Write out every single entry exactly.

- Records for the task
....

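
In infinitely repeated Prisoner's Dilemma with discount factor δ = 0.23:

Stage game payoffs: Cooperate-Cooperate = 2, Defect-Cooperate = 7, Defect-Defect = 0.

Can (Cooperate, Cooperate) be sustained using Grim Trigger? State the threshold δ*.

δ* = 0.7143; since δ = 0.23 < 0.7143, cooperation cannot be sustained

Work:
For Grim Trigger:
Cooperate forever: 2/(1-δ)
Defect then punished: 7 + 0·δ/(1-δ)
Need: 2/(1-δ) ≥ 7 + 0·δ/(1-δ)
Solving: δ ≥ (T-R)/(T-P) = (7-2)/(7-0) = 0.7143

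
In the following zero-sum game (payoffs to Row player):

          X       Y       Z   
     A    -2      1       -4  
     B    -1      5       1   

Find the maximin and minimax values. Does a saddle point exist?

Maximin = -1, Minimax = -1, Saddle: True

Work:
Row minimums: [-4, -1] → maximin = -1
Column maximums: [-1, 5, 1] → minimax = -1
Saddle point exists! Game value = -1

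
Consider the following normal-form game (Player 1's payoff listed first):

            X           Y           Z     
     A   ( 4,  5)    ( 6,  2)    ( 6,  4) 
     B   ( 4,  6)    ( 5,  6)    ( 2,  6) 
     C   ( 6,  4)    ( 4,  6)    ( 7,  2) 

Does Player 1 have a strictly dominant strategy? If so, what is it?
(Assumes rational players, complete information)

No strictly dominant strategy exists for Player 1

Work:
A strategy strictly dominates another if it gives a strictly higher payoff against every opponent action. Compare each pair of P1's strategies column-by-column:
  A vs B: [4 vs 4, 6 vs 5, 6 vs 2] → A does not strictly dominate B (column X: 4 ≤ 4)
  A vs C: [4 vs 6, 6 vs 4, 6 vs 7] → A does not strictly dominate C (column X: 4 ≤ 6)
  B vs A: [4 vs 4, 5 vs 6, 2 vs 6] → B does not strictly dominate A (column X: 4 ≤ 4)
  B vs C: [4 vs 6, 5 vs 4, 2 vs 7] → B does not strictly dominate C (column X: 4 ≤ 6)
  C vs A: [6 vs 4, 4 vs 6, 7 vs 6] → C does not strictly dominate A (column Y: 4 ≤ 6)
  C vs B: [6 vs 4, 4 vs 5, 7 vs 2] → C does not strictly dominate B (column Y: 4 ≤ 5)
No single strategy strictly dominates all others → no strictly dominant strategy.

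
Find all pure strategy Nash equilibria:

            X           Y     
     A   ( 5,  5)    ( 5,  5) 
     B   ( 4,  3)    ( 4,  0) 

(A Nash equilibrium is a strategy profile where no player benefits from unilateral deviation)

Nash equilibrium: (A, X), (A, Y)

Work:
Best responses:
  P1 vs X: payoffs [5, 4] → best response A (payoff 5)
  P1 vs Y: payoffs [5, 4] → best response A (payoff 5)
  P2 vs A: payoffs [5, 5] → best response X/Y (payoff 5)
  P2 vs B: payoffs [3, 0] → best response X (payoff 3)
Mutual best responses: (A,X), (A,Y) → Nash equilibria.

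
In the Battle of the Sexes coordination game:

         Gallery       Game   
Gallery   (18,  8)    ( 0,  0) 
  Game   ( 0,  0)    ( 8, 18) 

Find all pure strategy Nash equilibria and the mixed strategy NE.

Pure NE: (Gallery, Gallery) and (Game, Game); Mixed NE: p = 0.6923, q = 0.3077

Work:
Check pure NE:
(Gallery, Gallery): (18, 8) - no unilateral deviation beneficial
(Game, Game): (8, 18) - no unilateral deviation beneficial
Mixed NE: P1 plays Gallery with p = 0.6923, P2 plays Gallery with q = 0.3077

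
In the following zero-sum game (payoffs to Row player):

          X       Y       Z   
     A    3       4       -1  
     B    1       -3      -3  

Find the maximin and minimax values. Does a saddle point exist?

Maximin = -1, Minimax = -1, Saddle: True

Work:
Row minimums: [-1, -3] → maximin = -1
Column maximums: [3, 4, -1] → minimax = -1
Saddle point exists! Game value = -1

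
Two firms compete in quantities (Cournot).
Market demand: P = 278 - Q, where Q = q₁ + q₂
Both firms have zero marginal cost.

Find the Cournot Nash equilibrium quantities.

q₁* = q₂* = 92.67; P* = 92.67

Work:
Profit: π_i = P·q_i = (a - q_i - q_j)·q_i
FOC: ∂π_i/∂q_i = a - 2q_i - q_j = 0
Reaction function: q_i = (278 - q_j)/2
Symmetry: q* = 278/3 = 92.67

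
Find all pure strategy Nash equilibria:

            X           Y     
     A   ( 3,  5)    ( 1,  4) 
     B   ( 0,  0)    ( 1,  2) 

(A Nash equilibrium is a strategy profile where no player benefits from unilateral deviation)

Nash equilibrium: (A, X), (B, Y)

Work:
Best responses:
  P1 vs X: payoffs [3, 0] → best response A (payoff 3)
  P1 vs Y: payoffs [1, 1] → best response A/B (payoff 1)
  P2 vs A: payoffs [5, 4] → best response X (payoff 5)
  P2 vs B: payoffs [0, 2] → best response Y (payoff 2)
Mutual best responses: (A,X), (B,Y) → Nash equilibria.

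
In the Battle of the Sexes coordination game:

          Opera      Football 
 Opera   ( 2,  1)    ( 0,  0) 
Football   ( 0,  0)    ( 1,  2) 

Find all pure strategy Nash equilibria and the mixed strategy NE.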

....

- Reply
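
In infinitely repeated Prisoner's Dilemma with discount factor δ = 0.23:

Stage game payoffs: Cooperate-Cooperate = 2, Defect-Cooperate = 7, Defect-Defect = 0.

Can (Cooperate, Cooperate) be sustained using Grim Trigger? State the threshold δ*.

δ* = 0.7143; since δ = 0.23 < 0.7143, cooperation cannot be sustained

Work:
For Grim Trigger:
Cooperate forever: 2/(1-δ)
Defect then punished: 7 + 0·δ/(1-δ)
Need: 2/(1-δ) ≥ 7 + 0·δ/(1-δ)
Solving: δ ≥ (T-R)/(T-P) = (7-2)/(7-0) = 0.7143

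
In the following zero-sum game (payoffs to Row player):

          X       Y       Z   
     A    -2      1       -4  
     B    -1      5       1   

Find the maximin and minimax values. Does a saddle point exist?

Maximin = -1, Minimax = -1, Saddle: True

Work:
Row minimums: [-4, -1] → maximin = -1
Column maximums: [-1, 5, 1] → minimax = -1
Saddle point exists! Game value = -1

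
Consider the following normal-form game (Player 1's payoff listed first):

            X           Y           Z     
     A   ( 4,  5)    ( 6,  2)    ( 6,  4) 
     B   ( 4,  6)    ( 5,  6)    ( 2,  6) 
     C   ( 6,  4)    ( 4,  6)    ( 7,  2) 

Does Player 1 have a strictly dominant strategy? If so, what is it?
(Assumes rational players, complete information)

No strictly dominant strategy exists for Player 1

Work:
A strategy strictly dominates another if it gives a strictly higher payoff against every opponent action. Compare each pair of P1's strategies column-by-column:
  A vs B: [4 vs 4, 6 vs 5, 6 vs 2] → A does not strictly dominate B (column X: 4 ≤ 4)
  A vs C: [4 vs 6, 6 vs 4, 6 vs 7] → A does not strictly dominate C (column X: 4 ≤ 6)
  B vs A: [4 vs 4, 5 vs 6, 2 vs 6] → B does not strictly dominate A (column X: 4 ≤ 4)
  B vs C: [4 vs 6, 5 vs 4, 2 vs 7] → B does not strictly dominate C (column X: 4 ≤ 6)
  C vs A: [6 vs 4, 4 vs 6, 7 vs 6] → C does not strictly dominate A (column Y: 4 ≤ 6)
  C vs B: [6 vs 4, 4 vs 5, 7 vs 2] → C does not strictly dominate B (column Y: 4 ≤ 5)
No single strategy strictly dominates all others → no strictly dominant strategy.

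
Find all pure strategy Nash equilibria:

            X           Y     
     A   ( 5,  5)    ( 5,  5) 
     B   ( 4,  3)    ( 4,  0) 

(A Nash equilibrium is a strategy profile where no player benefits from unilateral deviation)

Nash equilibrium: (A, X), (A, Y)

Work:
Best responses:
  P1 vs X: payoffs [5, 4] → best response A (payoff 5)
  P1 vs Y: payoffs [5, 4] → best response A (payoff 5)
  P2 vs A: payoffs [5, 5] → best response X/Y (payoff 5)
  P2 vs B: payoffs [3, 0] → best response X (payoff 3)
Mutual best responses: (A,X), (A,Y) → Nash equilibria.

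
In the Battle of the Sexes coordination game:

         Gallery       Game   
Gallery   (18,  8)    ( 0,  0) 
  Game   ( 0,  0)    ( 8, 18) 

Find all pure strategy Nash equilibria and the mixed strategy NE.

Pure NE: (Gallery, Gallery) and (Game, Game); Mixed NE: p = 0.6923, q = 0.3077

Work:
Check pure NE:
(Gallery, Gallery): (18, 8) - no unilateral deviation beneficial
(Game, Game): (8, 18) - no unilateral deviation beneficial
Mixed NE: P1 plays Gallery with p = 0.6923, P2 plays Gallery with q = 0.3077

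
In the following zero-sum game (payoffs to Row player):

          X       Y       Z   
     A    3       4       -1  
     B    1       -3      -3  

Find the maximin and minimax values. Does a saddle point exist?

Maximin = -1, Minimax = -1, Saddle: True

Work:
Row minimums: [-1, -3] → maximin = -1
Column maximums: [3, 4, -1] → minimax = -1
Saddle point exists! Game value = -1

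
Two firms compete in quantities (Cournot).
Market demand: P = 278 - Q, where Q = q₁ + q₂
Both firms have zero marginal cost.

Find the Cournot Nash equilibrium quantities.

q₁* = q₂* = 92.67; P* = 92.67

Work:
Profit: π_i = P·q_i = (a - q_i - q_j)·q_i
FOC: ∂π_i/∂q_i = a - 2q_i - q_j = 0
Reaction function: q_i = (278 - q_j)/2
Symmetry: q* = 278/3 = 92.67

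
Find all pure strategy Nash equilibria:

            X           Y     
     A   ( 3,  5)    ( 1,  4) 
     B   ( 0,  0)    ( 1,  2) 

(A Nash equilibrium is a strategy profile where no player benefits from unilateral deviation)

Nash equilibrium: (A, X), (B, Y)

Work:
Best responses:
  P1 vs X: payoffs [3, 0] → best response A (payoff 3)
  P1 vs Y: payoffs [1, 1] → best response A/B (payoff 1)
  P2 vs A: payoffs [5, 4] → best response X (payoff 5)
  P2 vs B: payoffs [0, 2] → best response Y (payoff 2)
Mutual best responses: (A,X), (B,Y) → Nash equilibria.

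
In the Battle of the Sexes coordination game:

          Opera      Football 
 Opera   ( 2,  1)    ( 0,  0) 
Football   ( 0,  0)    ( 1,  2) 

Find all pure strategy Nash equilibria and the mixed strategy NE.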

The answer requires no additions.